╭─ Data for this exercise

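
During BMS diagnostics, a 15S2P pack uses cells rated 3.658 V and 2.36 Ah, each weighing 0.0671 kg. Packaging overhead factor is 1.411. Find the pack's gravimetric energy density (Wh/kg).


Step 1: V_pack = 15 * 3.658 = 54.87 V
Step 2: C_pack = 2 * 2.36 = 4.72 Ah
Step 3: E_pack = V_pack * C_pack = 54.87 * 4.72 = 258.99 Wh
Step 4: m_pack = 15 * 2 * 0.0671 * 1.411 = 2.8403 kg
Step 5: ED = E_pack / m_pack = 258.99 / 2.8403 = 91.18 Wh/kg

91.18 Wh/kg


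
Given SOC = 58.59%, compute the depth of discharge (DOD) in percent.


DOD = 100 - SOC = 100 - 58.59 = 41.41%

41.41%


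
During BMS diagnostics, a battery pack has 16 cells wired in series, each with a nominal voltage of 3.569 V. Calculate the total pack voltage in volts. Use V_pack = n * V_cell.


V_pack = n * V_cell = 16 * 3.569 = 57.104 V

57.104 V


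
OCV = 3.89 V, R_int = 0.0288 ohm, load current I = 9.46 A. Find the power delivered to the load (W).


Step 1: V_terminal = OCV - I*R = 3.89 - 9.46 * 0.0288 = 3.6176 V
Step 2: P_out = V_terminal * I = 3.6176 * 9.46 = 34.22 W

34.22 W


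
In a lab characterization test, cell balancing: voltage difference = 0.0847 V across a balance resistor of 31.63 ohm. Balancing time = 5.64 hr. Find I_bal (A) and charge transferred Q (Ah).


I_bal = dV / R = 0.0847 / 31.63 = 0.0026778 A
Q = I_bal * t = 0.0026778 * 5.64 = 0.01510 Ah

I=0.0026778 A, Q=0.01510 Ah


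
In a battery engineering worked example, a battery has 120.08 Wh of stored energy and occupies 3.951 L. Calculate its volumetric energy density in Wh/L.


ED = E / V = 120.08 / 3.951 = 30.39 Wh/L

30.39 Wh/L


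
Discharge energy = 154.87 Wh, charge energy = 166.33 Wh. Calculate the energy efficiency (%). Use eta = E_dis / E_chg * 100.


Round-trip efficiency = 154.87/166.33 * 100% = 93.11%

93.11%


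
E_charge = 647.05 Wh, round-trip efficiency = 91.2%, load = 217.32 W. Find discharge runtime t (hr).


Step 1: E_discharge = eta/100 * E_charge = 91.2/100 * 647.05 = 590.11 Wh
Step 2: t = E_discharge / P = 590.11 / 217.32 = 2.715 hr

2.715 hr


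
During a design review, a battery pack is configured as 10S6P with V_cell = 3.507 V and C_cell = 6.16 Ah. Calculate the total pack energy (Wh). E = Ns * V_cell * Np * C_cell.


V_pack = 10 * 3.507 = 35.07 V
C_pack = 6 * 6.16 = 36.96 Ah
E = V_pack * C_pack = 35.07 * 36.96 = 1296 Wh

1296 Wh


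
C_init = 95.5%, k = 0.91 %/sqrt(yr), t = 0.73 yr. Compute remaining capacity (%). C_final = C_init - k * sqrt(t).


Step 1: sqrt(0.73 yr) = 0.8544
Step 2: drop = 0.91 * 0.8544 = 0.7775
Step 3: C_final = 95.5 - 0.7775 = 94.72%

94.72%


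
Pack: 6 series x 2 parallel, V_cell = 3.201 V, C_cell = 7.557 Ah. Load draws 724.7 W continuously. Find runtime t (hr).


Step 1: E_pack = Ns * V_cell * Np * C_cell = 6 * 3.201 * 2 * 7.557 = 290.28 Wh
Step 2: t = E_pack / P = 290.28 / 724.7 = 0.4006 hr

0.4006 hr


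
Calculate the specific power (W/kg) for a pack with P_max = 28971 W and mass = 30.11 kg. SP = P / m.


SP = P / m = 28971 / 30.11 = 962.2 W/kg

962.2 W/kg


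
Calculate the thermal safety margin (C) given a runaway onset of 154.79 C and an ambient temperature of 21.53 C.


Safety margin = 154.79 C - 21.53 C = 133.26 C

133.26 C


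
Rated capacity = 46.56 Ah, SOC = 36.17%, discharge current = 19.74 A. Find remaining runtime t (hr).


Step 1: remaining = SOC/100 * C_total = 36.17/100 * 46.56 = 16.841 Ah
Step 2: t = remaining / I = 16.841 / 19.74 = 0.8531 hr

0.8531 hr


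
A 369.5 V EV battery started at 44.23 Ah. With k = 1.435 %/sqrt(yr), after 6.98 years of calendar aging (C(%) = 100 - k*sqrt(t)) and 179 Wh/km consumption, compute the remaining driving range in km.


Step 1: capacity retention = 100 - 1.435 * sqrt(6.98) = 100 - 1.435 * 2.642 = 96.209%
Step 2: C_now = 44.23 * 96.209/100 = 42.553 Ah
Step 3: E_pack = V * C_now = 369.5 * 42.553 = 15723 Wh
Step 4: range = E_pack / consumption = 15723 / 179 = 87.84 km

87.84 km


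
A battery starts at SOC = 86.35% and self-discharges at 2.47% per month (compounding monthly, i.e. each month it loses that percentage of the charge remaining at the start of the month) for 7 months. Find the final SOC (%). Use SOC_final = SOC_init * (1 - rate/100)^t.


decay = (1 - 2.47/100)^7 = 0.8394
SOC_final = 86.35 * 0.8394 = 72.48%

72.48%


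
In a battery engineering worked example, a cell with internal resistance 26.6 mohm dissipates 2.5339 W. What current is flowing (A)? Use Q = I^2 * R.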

╰─

Aim of the exercise:
Write out the entire listing exactly.

Answer:
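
During BMS diagnostics, a 15S2P pack uses cells rated 3.658 V and 2.36 Ah, each weighing 0.0671 kg. Packaging overhead factor is 1.411. Find the pack's gravimetric energy density (Wh/kg).


Step 1: V_pack = 15 * 3.658 = 54.87 V
Step 2: C_pack = 2 * 2.36 = 4.72 Ah
Step 3: E_pack = V_pack * C_pack = 54.87 * 4.72 = 258.99 Wh
Step 4: m_pack = 15 * 2 * 0.0671 * 1.411 = 2.8403 kg
Step 5: ED = E_pack / m_pack = 258.99 / 2.8403 = 91.18 Wh/kg

91.18 Wh/kg


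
Given SOC = 58.59%, compute the depth of discharge (DOD) in percent.


DOD = 100 - SOC = 100 - 58.59 = 41.41%

41.41%


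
During BMS diagnostics, a battery pack has 16 cells wired in series, each with a nominal voltage of 3.569 V. Calculate the total pack voltage in volts. Use V_pack = n * V_cell.


V_pack = n * V_cell = 16 * 3.569 = 57.104 V

57.104 V


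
OCV = 3.89 V, R_int = 0.0288 ohm, load current I = 9.46 A. Find the power delivered to the load (W).


Step 1: V_terminal = OCV - I*R = 3.89 - 9.46 * 0.0288 = 3.6176 V
Step 2: P_out = V_terminal * I = 3.6176 * 9.46 = 34.22 W

34.22 W


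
In a lab characterization test, cell balancing: voltage difference = 0.0847 V across a balance resistor of 31.63 ohm. Balancing time = 5.64 hr. Find I_bal (A) and charge transferred Q (Ah).


I_bal = dV / R = 0.0847 / 31.63 = 0.0026778 A
Q = I_bal * t = 0.0026778 * 5.64 = 0.01510 Ah

I=0.0026778 A, Q=0.01510 Ah


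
In a battery engineering worked example, a battery has 120.08 Wh of stored energy and occupies 3.951 L. Calculate its volumetric energy density in Wh/L.


ED = E / V = 120.08 / 3.951 = 30.39 Wh/L

30.39 Wh/L


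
Discharge energy = 154.87 Wh, charge energy = 166.33 Wh. Calculate the energy efficiency (%). Use eta = E_dis / E_chg * 100.


Round-trip efficiency = 154.87/166.33 * 100% = 93.11%

93.11%


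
E_charge = 647.05 Wh, round-trip efficiency = 91.2%, load = 217.32 W. Find discharge runtime t (hr).


Step 1: E_discharge = eta/100 * E_charge = 91.2/100 * 647.05 = 590.11 Wh
Step 2: t = E_discharge / P = 590.11 / 217.32 = 2.715 hr

2.715 hr


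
During a design review, a battery pack is configured as 10S6P with V_cell = 3.507 V and C_cell = 6.16 Ah. Calculate the total pack energy (Wh). E = Ns * V_cell * Np * C_cell.


V_pack = 10 * 3.507 = 35.07 V
C_pack = 6 * 6.16 = 36.96 Ah
E = V_pack * C_pack = 35.07 * 36.96 = 1296 Wh

1296 Wh


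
C_init = 95.5%, k = 0.91 %/sqrt(yr), t = 0.73 yr. Compute remaining capacity (%). C_final = C_init - k * sqrt(t).


Step 1: sqrt(0.73 yr) = 0.8544
Step 2: drop = 0.91 * 0.8544 = 0.7775
Step 3: C_final = 95.5 - 0.7775 = 94.72%

94.72%


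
Pack: 6 series x 2 parallel, V_cell = 3.201 V, C_cell = 7.557 Ah. Load draws 724.7 W continuously. Find runtime t (hr).


Step 1: E_pack = Ns * V_cell * Np * C_cell = 6 * 3.201 * 2 * 7.557 = 290.28 Wh
Step 2: t = E_pack / P = 290.28 / 724.7 = 0.4006 hr

0.4006 hr


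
Calculate the specific power (W/kg) for a pack with P_max = 28971 W and mass = 30.11 kg. SP = P / m.


SP = P / m = 28971 / 30.11 = 962.2 W/kg

962.2 W/kg


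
Calculate the thermal safety margin (C) given a runaway onset of 154.79 C and an ambient temperature of 21.53 C.


Safety margin = 154.79 C - 21.53 C = 133.26 C

133.26 C


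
Rated capacity = 46.56 Ah, SOC = 36.17%, discharge current = 19.74 A. Find remaining runtime t (hr).


Step 1: remaining = SOC/100 * C_total = 36.17/100 * 46.56 = 16.841 Ah
Step 2: t = remaining / I = 16.841 / 19.74 = 0.8531 hr

0.8531 hr


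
A 369.5 V EV battery started at 44.23 Ah. With k = 1.435 %/sqrt(yr), after 6.98 years of calendar aging (C(%) = 100 - k*sqrt(t)) and 179 Wh/km consumption, compute the remaining driving range in km.


Step 1: capacity retention = 100 - 1.435 * sqrt(6.98) = 100 - 1.435 * 2.642 = 96.209%
Step 2: C_now = 44.23 * 96.209/100 = 42.553 Ah
Step 3: E_pack = V * C_now = 369.5 * 42.553 = 15723 Wh
Step 4: range = E_pack / consumption = 15723 / 179 = 87.84 km

87.84 km


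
A battery starts at SOC = 86.35% and self-discharges at 2.47% per month (compounding monthly, i.e. each month it loses that percentage of the charge remaining at the start of the month) for 7 months. Find the final SOC (%). Use SOC_final = SOC_init * (1 - rate/100)^t.


decay = (1 - 2.47/100)^7 = 0.8394
SOC_final = 86.35 * 0.8394 = 72.48%

72.48%


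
In a battery engineering worked example, a cell with internal resistance 26.6 mohm dissipates 2.5339 W. What current is flowing (A)? Use Q = I^2 * R.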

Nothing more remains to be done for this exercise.